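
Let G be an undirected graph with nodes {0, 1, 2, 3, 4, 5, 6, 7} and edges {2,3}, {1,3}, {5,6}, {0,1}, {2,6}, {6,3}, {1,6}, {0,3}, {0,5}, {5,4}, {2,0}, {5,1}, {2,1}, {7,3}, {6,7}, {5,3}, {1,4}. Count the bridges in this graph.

0

The edges on the cycle 2-0-5-4-1-2 are not bridges since each lies on that cycle.
Every edge lies on some cycle, so there are no bridges.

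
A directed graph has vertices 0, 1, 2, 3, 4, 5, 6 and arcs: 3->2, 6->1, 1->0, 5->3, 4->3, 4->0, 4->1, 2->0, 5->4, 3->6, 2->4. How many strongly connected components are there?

5

{2, 3, 4} are all mutually reachable — one SCC of size 3.
{6} is an SCC by itself.
{0} is an SCC by itself.
{1} is an SCC by itself.
{5} is an SCC by itself.
That gives 5 strongly connected components.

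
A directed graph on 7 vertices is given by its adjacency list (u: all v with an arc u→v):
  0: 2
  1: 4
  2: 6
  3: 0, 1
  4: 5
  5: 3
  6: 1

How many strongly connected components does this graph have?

1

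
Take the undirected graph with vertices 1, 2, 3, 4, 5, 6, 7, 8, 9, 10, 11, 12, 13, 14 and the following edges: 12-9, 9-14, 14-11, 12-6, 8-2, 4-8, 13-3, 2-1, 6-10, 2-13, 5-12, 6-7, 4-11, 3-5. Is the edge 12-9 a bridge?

After removing 12-9, the path 12-5-3-13-2-8-4-11-14-9 still connects them, so the edge is not a bridge.

No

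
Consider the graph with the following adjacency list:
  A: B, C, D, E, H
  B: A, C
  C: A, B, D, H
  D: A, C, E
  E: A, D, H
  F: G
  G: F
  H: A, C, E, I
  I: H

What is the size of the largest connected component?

7

Starting from F we can reach F, G. That is one component of size 2.
Starting from A we can reach A, B, C, D, E, H, I. That is one component of size 7.
The largest has 7 vertices.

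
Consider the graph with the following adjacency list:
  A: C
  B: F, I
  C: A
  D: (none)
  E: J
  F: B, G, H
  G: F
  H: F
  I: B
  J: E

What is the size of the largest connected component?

D is isolated — a component by itself.
Starting from A we can reach A, C. That is one component of size 2.
Starting from E we can reach E, J. That is one component of size 2.
Starting from B we can reach B, F, G, H, I. That is one component of size 5.
The largest has 5 vertices.

5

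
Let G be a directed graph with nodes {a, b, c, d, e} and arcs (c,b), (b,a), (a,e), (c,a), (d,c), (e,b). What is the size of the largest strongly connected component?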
□ □ □ □ □
**WHAT NEEDS TO BE DONE**
For this exercise, write out all of the data exactly.

**TASK RESULT**
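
Let G be an undirected graph with nodes {0, 1, 2, 3, 4, 5, 6, 7} and edges {2,3}, {1,3}, {5,6}, {0,1}, {2,6}, {6,3}, {1,6}, {0,3}, {0,5}, {5,4}, {2,0}, {5,1}, {2,1}, {7,3}, {6,7}, {5,3}, {1,4}. Count the bridges in this graph.

0

The edges on the cycle 2-0-5-4-1-2 are not bridges since each lies on that cycle.
Every edge lies on some cycle, so there are no bridges.

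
A directed graph has vertices 0, 1, 2, 3, 4, 5, 6 and arcs: 3->2, 6->1, 1->0, 5->3, 4->3, 4->0, 4->1, 2->0, 5->4, 3->6, 2->4. How many strongly connected components are there?

5

{2, 3, 4} are all mutually reachable — one SCC of size 3.
{6} is an SCC by itself.
{0} is an SCC by itself.
{1} is an SCC by itself.
{5} is an SCC by itself.
That gives 5 strongly connected components.

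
A directed graph on 7 vertices is given by its adjacency list (u: all v with an arc u→v):
  0: 2
  1: 4
  2: 6
  3: 0, 1
  4: 5
  5: 3
  6: 1

How many strongly connected components does this graph have?

1

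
Take the undirected graph with vertices 1, 2, 3, 4, 5, 6, 7, 8, 9, 10, 11, 12, 13, 14 and the following edges: 12-9, 9-14, 14-11, 12-6, 8-2, 4-8, 13-3, 2-1, 6-10, 2-13, 5-12, 6-7, 4-11, 3-5. Is the edge 12-9 a bridge?

After removing 12-9, the path 12-5-3-13-2-8-4-11-14-9 still connects them, so the edge is not a bridge.

No

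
Consider the graph with the following adjacency list:
  A: B, C, D, E, H
  B: A, C
  C: A, B, D, H
  D: A, C, E
  E: A, D, H
  F: G
  G: F
  H: A, C, E, I
  I: H

What is the size of the largest connected component?

7

Starting from F we can reach F, G. That is one component of size 2.
Starting from A we can reach A, B, C, D, E, H, I. That is one component of size 7.
The largest has 7 vertices.

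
Consider the graph with the following adjacency list:
  A: C
  B: F, I
  C: A
  D: (none)
  E: J
  F: B, G, H
  G: F
  H: F
  I: B
  J: E

What is the size of the largest connected component?

D is isolated — a component by itself.
Starting from A we can reach A, C. That is one component of size 2.
Starting from E we can reach E, J. That is one component of size 2.
Starting from B we can reach B, F, G, H, I. That is one component of size 5.
The largest has 5 vertices.

5

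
Let G be a directed graph with nodes {a, b, c, d, e} and arcs (c,b), (b,a), (a,e), (c,a), (d,c), (e,b). What is the size of the largest strongly connected component?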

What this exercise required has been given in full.